SUPPLIED DATA:
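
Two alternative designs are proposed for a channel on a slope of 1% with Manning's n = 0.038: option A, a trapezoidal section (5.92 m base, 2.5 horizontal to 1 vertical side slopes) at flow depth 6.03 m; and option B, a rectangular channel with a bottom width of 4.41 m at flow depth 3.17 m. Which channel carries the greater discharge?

channel A

Channel A: With bottom width b = 5.92 m and side slope z = 2.5: A = (b + zy)y = (5.92 + 2.5×6.03)×6.03 = 126.6 m²; P = b + 2y√(1+z²) = 5.92 + 2×6.03×2.693 = 38.39 m. Hydraulic radius R = A/P = 126.6/38.39 = 3.298 m. Q_A = (1/0.038)·126.6·3.298^(2/3)·√0.01 = 738.1 m³/s.
Channel B: Flow area A = b·y = 4.41 × 3.17 = 13.98 m². Wetted perimeter P = b + 2y = 4.41 + 2×3.17 = 10.75 m. Hydraulic radius R = A/P = 13.98/10.75 = 1.3 m. Q_B = (1/0.038)·13.98·1.3^(2/3)·√0.01 = 43.83 m³/s.
Q_A = 738.1 m³/s vs Q_B = 43.83 m³/s, so channel A carries more.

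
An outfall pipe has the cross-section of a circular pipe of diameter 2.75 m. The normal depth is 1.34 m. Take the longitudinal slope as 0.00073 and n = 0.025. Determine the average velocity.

For a circular section of diameter D = 2.75 m at depth y = 1.34 m, the central angle is θ = 2 arccos(1 − 2y/D) = 3.091 rad. Then A = (D²/8)(θ − sin θ) = 2.874 m² and P = Dθ/2 = 4.25 m.
Hydraulic radius R = A/P = 2.874/4.25 = 0.6762 m.
From Manning's equation, V = (1/n) R^(2/3) S^(1/2) = (1/0.025) × 0.6762^(2/3) × 0.00073^(1/2) = 0.833 m/s.

V = 0.833 m/s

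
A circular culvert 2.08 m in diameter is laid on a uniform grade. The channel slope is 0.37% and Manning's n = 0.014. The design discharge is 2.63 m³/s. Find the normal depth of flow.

y_n = 0.746 m

Manning's equation rearranged: A R^(2/3) = nQ / (1·√S) = 0.014 × 2.63 / (√0.0037) = 0.6053.
Try y = 0.658 m: A R^(2/3) = 0.4766 — short.
Try y = 0.81 m: A R^(2/3) = 0.7049 — over.
Try y = 0.746 m: A R^(2/3) = 0.6049 — close enough.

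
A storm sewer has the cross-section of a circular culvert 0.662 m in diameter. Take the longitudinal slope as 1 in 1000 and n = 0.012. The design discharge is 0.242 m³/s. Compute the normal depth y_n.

Manning's equation rearranged: A R^(2/3) = nQ / (1·√S) = 0.012 × 0.242 / (√0.001) = 0.09183.
Try y = 0.544 m: A R^(2/3) = 0.104 — too large.
Try y = 0.417 m: A R^(2/3) = 0.07499 — too small.
Try y = 0.484 m: A R^(2/3) = 0.09178 — close enough.

y_n = 0.484 m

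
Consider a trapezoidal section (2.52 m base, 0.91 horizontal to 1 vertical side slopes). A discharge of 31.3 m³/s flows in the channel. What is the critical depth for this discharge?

y_c = 1.97 m

At critical depth, Q² T / (g A³) = 1, i.e. A³/T = Q²/g = 31.3²/9.81 = 99.87.
Try y = 1.63 m: A³/T = 50.64 — low.
Try y = 2.39 m: A³/T = 205.6 — high.
Try y = 1.97 m: A³/T = 100.4 — ≈ 99.87.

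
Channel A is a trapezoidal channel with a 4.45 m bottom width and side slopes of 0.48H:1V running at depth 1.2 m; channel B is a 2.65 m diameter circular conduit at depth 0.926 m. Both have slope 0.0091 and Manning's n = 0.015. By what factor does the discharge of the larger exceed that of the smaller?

4.92

Channel A: With bottom width b = 4.45 m and side slope z = 0.48: A = (b + zy)y = (4.45 + 0.48×1.2)×1.2 = 6.031 m²; P = b + 2y√(1+z²) = 4.45 + 2×1.2×1.109 = 7.112 m. Hydraulic radius R = A/P = 6.031/7.112 = 0.848 m. Q_A = (1/0.015)·6.031·0.848^(2/3)·√0.0091 = 34.36 m³/s.
Channel B: For a circular section of diameter D = 2.65 m at depth y = 0.926 m, the central angle is θ = 2 arccos(1 − 2y/D) = 2.53 rad. Then A = (D²/8)(θ − sin θ) = 1.717 m² and P = Dθ/2 = 3.352 m. Hydraulic radius R = A/P = 1.717/3.352 = 0.5121 m. Q_B = (1/0.015)·1.717·0.5121^(2/3)·√0.0091 = 6.988 m³/s.
The larger discharge is 34.36 m³/s and the smaller is 6.988 m³/s; the ratio is 4.92.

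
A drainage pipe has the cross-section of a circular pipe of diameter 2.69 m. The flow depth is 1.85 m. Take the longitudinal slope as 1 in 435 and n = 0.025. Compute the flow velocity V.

For a circular section of diameter D = 2.69 m at depth y = 1.85 m, the central angle is θ = 2 arccos(1 − 2y/D) = 3.911 rad. Then A = (D²/8)(θ − sin θ) = 4.167 m² and P = Dθ/2 = 5.261 m.
Hydraulic radius R = A/P = 4.167/5.261 = 0.7922 m.
From Manning's equation, V = (1/n) R^(2/3) S^(1/2) = (1/0.025) × 0.7922^(2/3) × 0.002299^(1/2) = 1.64 m/s.

V = 1.64 m/s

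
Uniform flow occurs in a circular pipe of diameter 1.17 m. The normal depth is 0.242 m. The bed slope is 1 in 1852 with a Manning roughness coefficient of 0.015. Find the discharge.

Q = 0.0688 m³/s

For a circular section of diameter D = 1.17 m at depth y = 0.242 m, the central angle is θ = 2 arccos(1 − 2y/D) = 1.889 rad. Then A = (D²/8)(θ − sin θ) = 0.1606 m² and P = Dθ/2 = 1.105 m.
Hydraulic radius R = A/P = 0.1606/1.105 = 0.1454 m.
Manning's equation: Q = (1/n) A R^(2/3) S^(1/2) = (1/0.015) × 0.1606 × 0.1454^(2/3) × 0.00054^(1/2) = 0.0688 m³/s.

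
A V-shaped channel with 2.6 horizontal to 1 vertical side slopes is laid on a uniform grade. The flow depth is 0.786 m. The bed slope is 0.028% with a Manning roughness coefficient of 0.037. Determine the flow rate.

For a triangular section with side slope z = 2.6: A = zy² = 2.6×0.786² = 1.606 m²; P = 2y√(1+z²) = 2×0.786×2.786 = 4.379 m.
Hydraulic radius R = A/P = 1.606/4.379 = 0.3668 m.
Manning's equation: Q = (1/n) A R^(2/3) S^(1/2) = (1/0.037) × 1.606 × 0.3668^(2/3) × 0.00028^(1/2) = 0.372 m³/s.

Q = 0.372 m³/s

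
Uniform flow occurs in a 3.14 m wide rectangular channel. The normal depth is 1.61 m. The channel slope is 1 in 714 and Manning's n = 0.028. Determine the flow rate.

Q = 5.8 m³/s

Flow area A = b·y = 3.14 × 1.61 = 5.055 m². Wetted perimeter P = b + 2y = 3.14 + 2×1.61 = 6.36 m.
Hydraulic radius R = A/P = 5.055/6.36 = 0.7949 m.
Manning's equation: Q = (1/n) A R^(2/3) S^(1/2) = (1/0.028) × 5.055 × 0.7949^(2/3) × 0.001401^(1/2) = 5.8 m³/s.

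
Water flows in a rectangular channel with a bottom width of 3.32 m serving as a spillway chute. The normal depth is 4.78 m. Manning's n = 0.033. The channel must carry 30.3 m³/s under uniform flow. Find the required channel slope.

S = 0.00301

Flow area A = b·y = 3.32 × 4.78 = 15.87 m². Wetted perimeter P = b + 2y = 3.32 + 2×4.78 = 12.88 m.
Hydraulic radius R = A/P = 15.87/12.88 = 1.232 m.
From Manning's equation, S = [nQ / (1 A R^(2/3))]² = [0.033 × 30.3 / (1 × 15.87 × 1.232^(2/3))]² = 0.00301.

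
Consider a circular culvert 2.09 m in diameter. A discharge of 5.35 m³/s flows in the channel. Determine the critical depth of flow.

At critical depth, Q² T / (g A³) = 1, i.e. A³/T = Q²/g = 5.35²/9.81 = 2.918.
Trying y = 1.29 m: A³/T = 5.404 — too large.
Trying y = 1.1 m: A³/T = 2.938 — close enough.

y_c = 1.1 m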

TASK BRIEF: Your answer should be the line with "Uniform flow occurs in a 3.14" and all lines after it in the listing above, repeated exactly. No other lines belong.

RESULT OF THE TASK:
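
Uniform flow occurs in a 3.14 m wide rectangular channel. The normal depth is 1.61 m. The channel slope is 1 in 714 and Manning's n = 0.028. Determine the flow rate.

Q = 5.8 m³/s

Flow area A = b·y = 3.14 × 1.61 = 5.055 m². Wetted perimeter P = b + 2y = 3.14 + 2×1.61 = 6.36 m.
Hydraulic radius R = A/P = 5.055/6.36 = 0.7949 m.
Manning's equation: Q = (1/n) A R^(2/3) S^(1/2) = (1/0.028) × 5.055 × 0.7949^(2/3) × 0.001401^(1/2) = 5.8 m³/s.

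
Water flows in a rectangular channel with a bottom width of 3.32 m serving as a spillway chute. The normal depth is 4.78 m. Manning's n = 0.033. The channel must carry 30.3 m³/s under uniform flow. Find the required channel slope.

S = 0.00301

Flow area A = b·y = 3.32 × 4.78 = 15.87 m². Wetted perimeter P = b + 2y = 3.32 + 2×4.78 = 12.88 m.
Hydraulic radius R = A/P = 15.87/12.88 = 1.232 m.
From Manning's equation, S = [nQ / (1 A R^(2/3))]² = [0.033 × 30.3 / (1 × 15.87 × 1.232^(2/3))]² = 0.00301.

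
Consider a circular culvert 2.09 m in diameter. A discharge of 5.35 m³/s flows in the channel. Determine the critical depth of flow.

At critical depth, Q² T / (g A³) = 1, i.e. A³/T = Q²/g = 5.35²/9.81 = 2.918.
Trying y = 1.29 m: A³/T = 5.404 — too large.
Trying y = 1.1 m: A³/T = 2.938 — close enough.

y_c = 1.1 m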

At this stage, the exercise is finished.